### DATA PROVIDED ###
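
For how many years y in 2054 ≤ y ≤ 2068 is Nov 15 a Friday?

Day of week of November 15 in each year:
2054: Sun, 2055: Mon, 2056: Wed, 2057: Thu, 2058: Fri ✓, 2059: Sat, 2060: Mon, 2061: Tue, 2062: Wed, 2063: Thu, 2064: Sat, 2065: Sun, 2066: Mon, 2067: Tue, 2068: Thu
Fridays: 2058.

1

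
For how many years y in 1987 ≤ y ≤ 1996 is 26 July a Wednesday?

Day of week of July 26 in each year:
1987: Sun, 1988: Tue, 1989: Wed ✓, 1990: Thu, 1991: Fri, 1992: Sun, 1993: Mon, 1994: Tue, 1995: Wed ✓, 1996: Fri
Wednesdays: 1989, 1995.

2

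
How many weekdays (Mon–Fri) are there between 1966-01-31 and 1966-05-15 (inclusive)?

1966-01-31 is a Monday.
From 1966-01-31 to 1966-05-15 is 105 days inclusive.
105 = 7 × 15, so the span is exactly 15 full weeks.
Each full week contributes 5 weekdays (Mon–Fri): 15 × 5 = 75.
Total: 75.

75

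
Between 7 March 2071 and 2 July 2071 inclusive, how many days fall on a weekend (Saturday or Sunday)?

7 March 2071 is a Saturday.
From 7 March 2071 to 2 July 2071 is 118 days inclusive.
118 = 7 × 16 + 6, so there are 16 full weeks plus 6 extra days.
Each full week contributes 2 weekend days (Sat, Sun): 16 × 2 = 32.
The 6 extra days are Sat, Sun, Mon, Tue, Wed, Thu — 2 of them qualify.
Total: 32 + 2 = 34.

34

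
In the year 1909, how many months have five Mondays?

A month has five Mondays exactly when Monday falls within its first (length − 28) days.
Jan: 31 days, starts Fri → 5 of Fri, Sat, Sun
Feb: 28 days, starts Mon → 5 of (none)
Mar: 31 days, starts Mon → 5 of Mon, Tue, Wed ✓
Apr: 30 days, starts Thu → 5 of Thu, Fri
May: 31 days, starts Sat → 5 of Sat, Sun, Mon ✓
Jun: 30 days, starts Tue → 5 of Tue, Wed
Jul: 31 days, starts Thu → 5 of Thu, Fri, Sat
Aug: 31 days, starts Sun → 5 of Sun, Mon, Tue ✓
Sep: 30 days, starts Wed → 5 of Wed, Thu
Oct: 31 days, starts Fri → 5 of Fri, Sat, Sun
Nov: 30 days, starts Mon → 5 of Mon, Tue ✓
Dec: 31 days, starts Wed → 5 of Wed, Thu, Fri
Months with five Mondays: Mar, May, Aug, Nov.

4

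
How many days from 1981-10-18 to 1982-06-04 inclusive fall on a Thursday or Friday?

1981-10-18 is a Sunday.
That's 230 days from start to end, counting both.
230 = 7 × 32 + 6, so there are 32 full weeks plus 6 extra days.
Each full week contributes 2 days from the set (Thu, Fri): 32 × 2 = 64.
The 6 extra days are Sunday, Monday, Tuesday, Wednesday, Thursday, Friday — 2 of them qualify.
Total: 64 + 2 = 66.

66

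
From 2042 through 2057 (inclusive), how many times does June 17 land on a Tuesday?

2

Day of week of June 17 in each year:
2042: Tue ✓, 2043: Wed, 2044: Fri, 2045: Sat, 2046: Sun, 2047: Mon, 2048: Wed, 2049: Thu, 2050: Fri, 2051: Sat, 2052: Mon, 2053: Tue ✓, 2054: Wed, 2055: Thu, 2056: Sat, 2057: Sun
Tuesdays: 2042, 2053.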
###
Give the listing again, exactly as it was written.

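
For how many years y in 2054 ≤ y ≤ 2068 is Nov 15 a Friday?

Day of week of November 15 in each year:
2054: Sun, 2055: Mon, 2056: Wed, 2057: Thu, 2058: Fri ✓, 2059: Sat, 2060: Mon, 2061: Tue, 2062: Wed, 2063: Thu, 2064: Sat, 2065: Sun, 2066: Mon, 2067: Tue, 2068: Thu
Fridays: 2058.

1

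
For how many years y in 1987 ≤ y ≤ 1996 is 26 July a Wednesday?

Day of week of July 26 in each year:
1987: Sun, 1988: Tue, 1989: Wed ✓, 1990: Thu, 1991: Fri, 1992: Sun, 1993: Mon, 1994: Tue, 1995: Wed ✓, 1996: Fri
Wednesdays: 1989, 1995.

2

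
How many weekdays (Mon–Fri) are there between 1966-01-31 and 1966-05-15 (inclusive)?

1966-01-31 is a Monday.
From 1966-01-31 to 1966-05-15 is 105 days inclusive.
105 = 7 × 15, so the span is exactly 15 full weeks.
Each full week contributes 5 weekdays (Mon–Fri): 15 × 5 = 75.
Total: 75.

75

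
Between 7 March 2071 and 2 July 2071 inclusive, how many days fall on a weekend (Saturday or Sunday)?

7 March 2071 is a Saturday.
From 7 March 2071 to 2 July 2071 is 118 days inclusive.
118 = 7 × 16 + 6, so there are 16 full weeks plus 6 extra days.
Each full week contributes 2 weekend days (Sat, Sun): 16 × 2 = 32.
The 6 extra days are Sat, Sun, Mon, Tue, Wed, Thu — 2 of them qualify.
Total: 32 + 2 = 34.

34

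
In the year 1909, how many months have five Mondays?

A month has five Mondays exactly when Monday falls within its first (length − 28) days.
Jan: 31 days, starts Fri → 5 of Fri, Sat, Sun
Feb: 28 days, starts Mon → 5 of (none)
Mar: 31 days, starts Mon → 5 of Mon, Tue, Wed ✓
Apr: 30 days, starts Thu → 5 of Thu, Fri
May: 31 days, starts Sat → 5 of Sat, Sun, Mon ✓
Jun: 30 days, starts Tue → 5 of Tue, Wed
Jul: 31 days, starts Thu → 5 of Thu, Fri, Sat
Aug: 31 days, starts Sun → 5 of Sun, Mon, Tue ✓
Sep: 30 days, starts Wed → 5 of Wed, Thu
Oct: 31 days, starts Fri → 5 of Fri, Sat, Sun
Nov: 30 days, starts Mon → 5 of Mon, Tue ✓
Dec: 31 days, starts Wed → 5 of Wed, Thu, Fri
Months with five Mondays: Mar, May, Aug, Nov.

4

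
How many days from 1981-10-18 to 1982-06-04 inclusive fall on a Thursday or Friday?

1981-10-18 is a Sunday.
That's 230 days from start to end, counting both.
230 = 7 × 32 + 6, so there are 32 full weeks plus 6 extra days.
Each full week contributes 2 days from the set (Thu, Fri): 32 × 2 = 64.
The 6 extra days are Sunday, Monday, Tuesday, Wednesday, Thursday, Friday — 2 of them qualify.
Total: 64 + 2 = 66.

66

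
From 2042 through 2057 (inclusive), how many times does June 17 land on a Tuesday?

2

Day of week of June 17 in each year:
2042: Tue ✓, 2043: Wed, 2044: Fri, 2045: Sat, 2046: Sun, 2047: Mon, 2048: Wed, 2049: Thu, 2050: Fri, 2051: Sat, 2052: Mon, 2053: Tue ✓, 2054: Wed, 2055: Thu, 2056: Sat, 2057: Sun
Tuesdays: 2042, 2053.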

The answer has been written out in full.